### Data shown
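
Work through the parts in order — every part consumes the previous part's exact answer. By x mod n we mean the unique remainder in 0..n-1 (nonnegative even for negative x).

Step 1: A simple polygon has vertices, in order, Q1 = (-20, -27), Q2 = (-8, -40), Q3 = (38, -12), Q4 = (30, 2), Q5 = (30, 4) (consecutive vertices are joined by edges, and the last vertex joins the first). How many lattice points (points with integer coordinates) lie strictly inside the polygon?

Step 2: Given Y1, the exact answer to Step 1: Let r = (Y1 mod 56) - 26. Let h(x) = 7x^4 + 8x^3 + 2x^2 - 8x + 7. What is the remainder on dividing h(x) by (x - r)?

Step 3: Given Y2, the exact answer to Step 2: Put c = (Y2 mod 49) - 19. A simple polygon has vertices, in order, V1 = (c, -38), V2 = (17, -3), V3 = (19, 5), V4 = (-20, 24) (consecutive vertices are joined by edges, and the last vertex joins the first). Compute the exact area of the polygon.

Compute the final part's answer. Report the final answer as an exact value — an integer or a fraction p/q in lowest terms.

1861/2

Step 1: cross terms: (-20*-40 - -8*-27)=584, (-8*-12 - 38*-40)=1616, (38*2 - 30*-12)=436, (30*4 - 30*2)=60, (30*-27 - -20*4)=-730; twice the area = |1966| = 1966; area = 983; boundary points = 1 + 2 + 2 + 2 + 1 = 8; strictly interior points = area - boundary/2 + 1 = 980; answer 980
Step 2: Y1 = 980; r = 2; remainder = value at the root: 7*(2)^4 + 8*(2)^3 + 2*(2)^2 - 8*(2)^1 + 7 = (112) + (64) + (8) + (-16) + (7) = 175; answer 175
Step 3: Y2 = 175; c = 9; cross terms: (9*-3 - 17*-38)=619, (17*5 - 19*-3)=142, (19*24 - -20*5)=556, (-20*-38 - 9*24)=544; twice the area = |1861| = 1861; area = 1861/2; answer 1861/2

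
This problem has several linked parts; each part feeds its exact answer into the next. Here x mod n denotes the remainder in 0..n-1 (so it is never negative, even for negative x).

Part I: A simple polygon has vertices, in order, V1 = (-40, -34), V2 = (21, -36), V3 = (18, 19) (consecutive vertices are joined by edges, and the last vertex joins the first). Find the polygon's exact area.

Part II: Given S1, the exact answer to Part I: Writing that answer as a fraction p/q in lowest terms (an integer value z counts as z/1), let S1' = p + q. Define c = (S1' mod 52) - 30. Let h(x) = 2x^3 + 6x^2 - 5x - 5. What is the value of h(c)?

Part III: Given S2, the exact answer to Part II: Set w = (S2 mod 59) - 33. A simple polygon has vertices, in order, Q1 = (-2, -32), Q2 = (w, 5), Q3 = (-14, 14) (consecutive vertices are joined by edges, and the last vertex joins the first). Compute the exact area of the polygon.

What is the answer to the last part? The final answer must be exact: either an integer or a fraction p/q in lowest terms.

Part I: cross terms: (-40*-36 - 21*-34)=2154, (21*19 - 18*-36)=1047, (18*-34 - -40*19)=148; twice the area = |3349| = 3349; area = 3349/2; answer 3349/2
Part II: S1 = 3349/2; threaded value p + q = 3351; c = -7; 2*(-7)^3 + 6*(-7)^2 - 5*(-7)^1 - 5 = (-686) + (294) + (35) + (-5) = -362; answer -362
Part III: S2 = -362; w = 18; cross terms: (-2*5 - 18*-32)=566, (18*14 - -14*5)=322, (-14*-32 - -2*14)=476; twice the area = |1364| = 1364; area = 682; answer 682

682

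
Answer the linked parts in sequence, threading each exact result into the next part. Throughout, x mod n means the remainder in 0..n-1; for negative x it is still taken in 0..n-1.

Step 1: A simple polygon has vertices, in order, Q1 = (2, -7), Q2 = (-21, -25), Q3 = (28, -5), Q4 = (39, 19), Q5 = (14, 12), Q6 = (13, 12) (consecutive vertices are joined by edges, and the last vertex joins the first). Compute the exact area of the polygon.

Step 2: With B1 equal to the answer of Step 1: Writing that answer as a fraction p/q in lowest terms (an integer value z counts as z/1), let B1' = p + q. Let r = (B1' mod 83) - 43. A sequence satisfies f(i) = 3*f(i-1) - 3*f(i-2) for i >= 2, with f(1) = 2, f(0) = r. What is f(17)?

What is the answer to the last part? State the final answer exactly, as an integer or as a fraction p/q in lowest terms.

-203391

Step 1: cross terms: (2*-25 - -21*-7)=-197, (-21*-5 - 28*-25)=805, (28*19 - 39*-5)=727, (39*12 - 14*19)=202, (14*12 - 13*12)=12, (13*-7 - 2*12)=-115; twice the area = |1434| = 1434; area = 717; answer 717
Step 2: B1 = 717; threaded value p + q = 718; r = 11; f(2) = 3*(2) - 3*(11) = -27; iterating: f(2)=-27, f(3)=-87, f(4)=-180, f(5)=-279, f(6)=-297, f(7)=-54, f(8)=729, f(9)=2349, f(10)=4860, f(11)=7533, f(12)=8019, f(13)=1458, f(14)=-19683, f(15)=-63423, f(16)=-131220, f(17)=-203391; answer -203391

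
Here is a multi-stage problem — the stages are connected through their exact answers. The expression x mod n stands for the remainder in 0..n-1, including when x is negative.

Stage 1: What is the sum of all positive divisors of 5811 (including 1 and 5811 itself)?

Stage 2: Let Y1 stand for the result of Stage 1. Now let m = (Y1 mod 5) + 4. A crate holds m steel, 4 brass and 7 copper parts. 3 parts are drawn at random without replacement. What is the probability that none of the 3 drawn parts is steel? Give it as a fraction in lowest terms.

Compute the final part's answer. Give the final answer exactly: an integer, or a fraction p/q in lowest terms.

Stage 1: 5811 = 3 * 13 * 149; sigma = (1 + 3) * (1 + 13) * (1 + 149) = 4 * 14 * 150 = 8400; answer 8400
Stage 2: Y1 = 8400; m = 4; total draws C(15,3) = 455; favorable C(11,3) = 165; P = 33/91; answer 33/91

33/91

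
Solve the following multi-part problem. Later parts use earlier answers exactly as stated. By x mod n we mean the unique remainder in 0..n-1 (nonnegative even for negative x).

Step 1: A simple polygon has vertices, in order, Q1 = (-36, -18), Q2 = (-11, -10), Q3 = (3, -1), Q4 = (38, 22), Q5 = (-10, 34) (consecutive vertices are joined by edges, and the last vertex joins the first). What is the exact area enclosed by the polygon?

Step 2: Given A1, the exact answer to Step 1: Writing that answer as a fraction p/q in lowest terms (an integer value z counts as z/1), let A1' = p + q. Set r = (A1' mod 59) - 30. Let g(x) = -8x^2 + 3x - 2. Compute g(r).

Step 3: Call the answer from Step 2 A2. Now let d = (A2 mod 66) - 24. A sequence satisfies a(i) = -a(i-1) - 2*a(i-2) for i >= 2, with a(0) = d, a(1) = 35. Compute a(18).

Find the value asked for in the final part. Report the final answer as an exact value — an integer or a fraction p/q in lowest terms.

-10021

Step 1: cross terms: (-36*-10 - -11*-18)=162, (-11*-1 - 3*-10)=41, (3*22 - 38*-1)=104, (38*34 - -10*22)=1512, (-10*-18 - -36*34)=1404; twice the area = |3223| = 3223; area = 3223/2; answer 3223/2
Step 2: A1 = 3223/2; threaded value p + q = 3225; r = 9; -8*(9)^2 + 3*(9)^1 - 2 = (-648) + (27) + (-2) = -623; answer -623
Step 3: A2 = -623; d = 13; a(2) = -1*(35) - 2*(13) = -61; iterating: a(2)=-61, a(3)=-9, a(4)=131, a(5)=-113, a(6)=-149, a(7)=375, a(8)=-77, a(9)=-673, a(10)=827, a(11)=519, a(12)=-2173, a(13)=1135, a(14)=3211, a(15)=-5481, a(16)=-941, a(17)=11903, a(18)=-10021; answer -10021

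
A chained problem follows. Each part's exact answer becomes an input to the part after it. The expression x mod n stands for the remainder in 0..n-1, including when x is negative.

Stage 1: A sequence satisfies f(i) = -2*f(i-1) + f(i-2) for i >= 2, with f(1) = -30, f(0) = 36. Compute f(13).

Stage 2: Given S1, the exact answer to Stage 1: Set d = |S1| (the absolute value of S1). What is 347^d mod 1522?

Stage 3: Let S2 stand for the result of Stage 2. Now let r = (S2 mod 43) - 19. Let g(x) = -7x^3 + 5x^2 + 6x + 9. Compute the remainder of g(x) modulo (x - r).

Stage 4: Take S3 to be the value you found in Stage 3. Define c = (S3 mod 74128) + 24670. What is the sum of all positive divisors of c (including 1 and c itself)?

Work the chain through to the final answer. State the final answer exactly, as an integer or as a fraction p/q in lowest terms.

130806

Stage 1: f(2) = -2*(-30) + 1*(36) = 96; iterating: f(2)=96, f(3)=-222, f(4)=540, f(5)=-1302, f(6)=3144, f(7)=-7590, f(8)=18324, f(9)=-44238, f(10)=106800, f(11)=-257838, f(12)=622476, f(13)=-1502790; answer -1502790
Stage 2: S1 = -1502790; d = 1502790; squarings mod 1522: 347^1=347, 347^2=171, 347^4=323, 347^8=833, 347^16=1379, 347^32=663, 347^64=1233, 347^128=1333, 347^256=715, 347^512=1355, 347^1024=493, 347^2048=1051, 347^4096=1151, 347^8192=661, 347^16384=107, 347^32768=795, 347^65536=395, 347^131072=781, 347^262144=1161, 347^524288=951, 347^1048576=333; 347^1502790 = 347^2 * 347^4 * 347^64 * 347^512 * 347^1024 * 347^2048 * 347^8192 * 347^16384 * 347^32768 * 347^131072 * 347^262144 * 347^1048576 = 1289 (mod 1522); answer 1289
Stage 3: S2 = 1289; r = 23; remainder = value at the root: -7*(23)^3 + 5*(23)^2 + 6*(23)^1 + 9 = (-85169) + (2645) + (138) + (9) = -82377; answer -82377
Stage 4: S3 = -82377; c = 90549; 90549 = 3^2 * 10061; sigma = (1 + 3 + 9) * (1 + 10061) = 13 * 10062 = 130806; answer 130806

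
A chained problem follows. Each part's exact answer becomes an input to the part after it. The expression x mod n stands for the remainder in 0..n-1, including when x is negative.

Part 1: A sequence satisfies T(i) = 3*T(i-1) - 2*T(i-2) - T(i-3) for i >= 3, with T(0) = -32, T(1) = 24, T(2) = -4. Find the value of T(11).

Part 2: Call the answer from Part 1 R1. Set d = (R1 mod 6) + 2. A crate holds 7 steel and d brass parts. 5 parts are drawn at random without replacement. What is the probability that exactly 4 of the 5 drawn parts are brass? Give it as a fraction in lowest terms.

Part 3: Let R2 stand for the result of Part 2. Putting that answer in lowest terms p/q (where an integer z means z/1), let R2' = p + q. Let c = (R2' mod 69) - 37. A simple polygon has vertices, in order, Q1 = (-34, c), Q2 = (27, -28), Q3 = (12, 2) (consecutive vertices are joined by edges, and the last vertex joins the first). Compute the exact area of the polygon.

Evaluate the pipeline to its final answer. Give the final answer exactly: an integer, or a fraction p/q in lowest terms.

Part 1: T(3) = 3*(-4) - 2*(24) - 1*(-32) = -28; iterating: T(3)=-28, T(4)=-100, T(5)=-240, T(6)=-492, T(7)=-896, T(8)=-1464, T(9)=-2108, T(10)=-2500, T(11)=-1820; answer -1820
Part 2: R1 = -1820; d = 6; total draws C(13,5) = 1287; favorable C(6,4)*C(7,1) = 105; P = 35/429; answer 35/429
Part 3: R2 = 35/429; threaded value p + q = 464; c = 13; cross terms: (-34*-28 - 27*13)=601, (27*2 - 12*-28)=390, (12*13 - -34*2)=224; twice the area = |1215| = 1215; area = 1215/2; answer 1215/2

1215/2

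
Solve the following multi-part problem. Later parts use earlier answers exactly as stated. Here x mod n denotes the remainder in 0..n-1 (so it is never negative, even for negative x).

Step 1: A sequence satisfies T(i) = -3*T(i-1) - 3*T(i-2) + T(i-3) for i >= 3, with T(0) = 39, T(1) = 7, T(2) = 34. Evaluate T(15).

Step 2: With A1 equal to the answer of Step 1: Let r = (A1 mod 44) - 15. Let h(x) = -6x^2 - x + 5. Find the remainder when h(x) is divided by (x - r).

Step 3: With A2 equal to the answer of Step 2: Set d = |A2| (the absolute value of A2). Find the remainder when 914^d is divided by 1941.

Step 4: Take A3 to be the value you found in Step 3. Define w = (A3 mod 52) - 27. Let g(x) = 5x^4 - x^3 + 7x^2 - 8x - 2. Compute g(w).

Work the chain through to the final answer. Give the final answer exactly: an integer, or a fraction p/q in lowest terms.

414577

Step 1: T(3) = -3*(34) - 3*(7) + 1*(39) = -84; iterating: T(3)=-84, T(4)=157, T(5)=-185, T(6)=0, T(7)=712, T(8)=-2321, T(9)=4827, T(10)=-6806, T(11)=3616, T(12)=14397, T(13)=-60845, T(14)=142960, T(15)=-231948; answer -231948
Step 2: A1 = -231948; r = 5; remainder = value at the root: -6*(5)^2 - 1*(5)^1 + 5 = (-150) + (-5) + (5) = -150; answer -150
Step 3: A2 = -150; d = 150; squarings mod 1941: 914^1=914, 914^2=766, 914^4=574, 914^8=1447, 914^16=1411, 914^32=1396, 914^64=52, 914^128=763; 914^150 = 914^2 * 914^4 * 914^16 * 914^128 = 1552 (mod 1941); answer 1552
Step 4: A3 = 1552; w = 17; 5*(17)^4 - 1*(17)^3 + 7*(17)^2 - 8*(17)^1 - 2 = (417605) + (-4913) + (2023) + (-136) + (-2) = 414577; answer 414577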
######
## Task item:
Check the material above line by line, and give only the number of lines holding the string "found".

## Exercise answer:
2